### About this task
Transcribe the entire listing exactly.
[Data listing Boundary: Start]
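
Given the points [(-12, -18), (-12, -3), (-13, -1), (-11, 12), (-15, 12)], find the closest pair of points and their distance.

Computing all pairwise distances among 5 points:

d((-12, -18), (-12, -3)) = 15.0
d((-12, -18), (-13, -1)) = 17.0294
d((-12, -18), (-11, 12)) = 30.0167
d((-12, -18), (-15, 12)) = 30.1496
d((-12, -3), (-13, -1)) = 2.2361 <-- minimum
d((-12, -3), (-11, 12)) = 15.0333
d((-12, -3), (-15, 12)) = 15.2971
d((-13, -1), (-11, 12)) = 13.1529
d((-13, -1), (-15, 12)) = 13.1529
d((-11, 12), (-15, 12)) = 4.0

Closest pair: (-12, -3) and (-13, -1) with distance 2.2361

The closest pair is (-12, -3) and (-13, -1) with Euclidean distance 2.2361. For 5 points, brute-force pairwise comparison is shown above. For large n, the divide-and-conquer algorithm (sort by x, recurse on halves, check the dividing strip) achieves O(n log n).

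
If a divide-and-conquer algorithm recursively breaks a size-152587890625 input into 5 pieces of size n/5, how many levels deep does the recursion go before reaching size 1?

For divide and conquer with division factor 5:

Problem sizes at each level:
Level 0: 152587890625
Level 1: 30517578125
Level 2: 6103515625
Level 3: 1220703125
Level 4: 244140625
Level 5: 48828125
Level 6: 9765625
Level 7: 1953125
Level 8: 390625
Level 9: 78125
Level 10: 15625
Level 11: 3125
Level 12: 625
Level 13: 125
Level 14: 25
Level 15: 5
Level 16: 1

The root is level 0 and the size-1 base case is level 16 (the tree spans levels 0 through 16, i.e. 17 levels counting the root), so the depth is the number of divisions: log_5(152587890625) = 16

The recursion tree depth is log_5(152587890625) = 16. At each level, the problem size is divided by 5, so it takes 16 divisions to reduce to a base case of size 1. The algorithm makes 5 recursive calls at each level.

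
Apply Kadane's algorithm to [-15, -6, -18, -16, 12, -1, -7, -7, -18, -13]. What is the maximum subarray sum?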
[Data listing Boundary: End]
### Result
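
Given the points [(-12, -18), (-12, -3), (-13, -1), (-11, 12), (-15, 12)], find the closest pair of points and their distance.

Computing all pairwise distances among 5 points:

d((-12, -18), (-12, -3)) = 15.0
d((-12, -18), (-13, -1)) = 17.0294
d((-12, -18), (-11, 12)) = 30.0167
d((-12, -18), (-15, 12)) = 30.1496
d((-12, -3), (-13, -1)) = 2.2361 <-- minimum
d((-12, -3), (-11, 12)) = 15.0333
d((-12, -3), (-15, 12)) = 15.2971
d((-13, -1), (-11, 12)) = 13.1529
d((-13, -1), (-15, 12)) = 13.1529
d((-11, 12), (-15, 12)) = 4.0

Closest pair: (-12, -3) and (-13, -1) with distance 2.2361

The closest pair is (-12, -3) and (-13, -1) with Euclidean distance 2.2361. For 5 points, brute-force pairwise comparison is shown above. For large n, the divide-and-conquer algorithm (sort by x, recurse on halves, check the dividing strip) achieves O(n log n).

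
If a divide-and-conquer algorithm recursively breaks a size-152587890625 input into 5 pieces of size n/5, how many levels deep does the recursion go before reaching size 1?

For divide and conquer with division factor 5:

Problem sizes at each level:
Level 0: 152587890625
Level 1: 30517578125
Level 2: 6103515625
Level 3: 1220703125
Level 4: 244140625
Level 5: 48828125
Level 6: 9765625
Level 7: 1953125
Level 8: 390625
Level 9: 78125
Level 10: 15625
Level 11: 3125
Level 12: 625
Level 13: 125
Level 14: 25
Level 15: 5
Level 16: 1

The root is level 0 and the size-1 base case is level 16 (the tree spans levels 0 through 16, i.e. 17 levels counting the root), so the depth is the number of divisions: log_5(152587890625) = 16

The recursion tree depth is log_5(152587890625) = 16. At each level, the problem size is divided by 5, so it takes 16 divisions to reduce to a base case of size 1. The algorithm makes 5 recursive calls at each level.

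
Apply Kadane's algorithm to [-15, -6, -18, -16, 12, -1, -7, -7, -18, -13]. What is the maximum subarray sum?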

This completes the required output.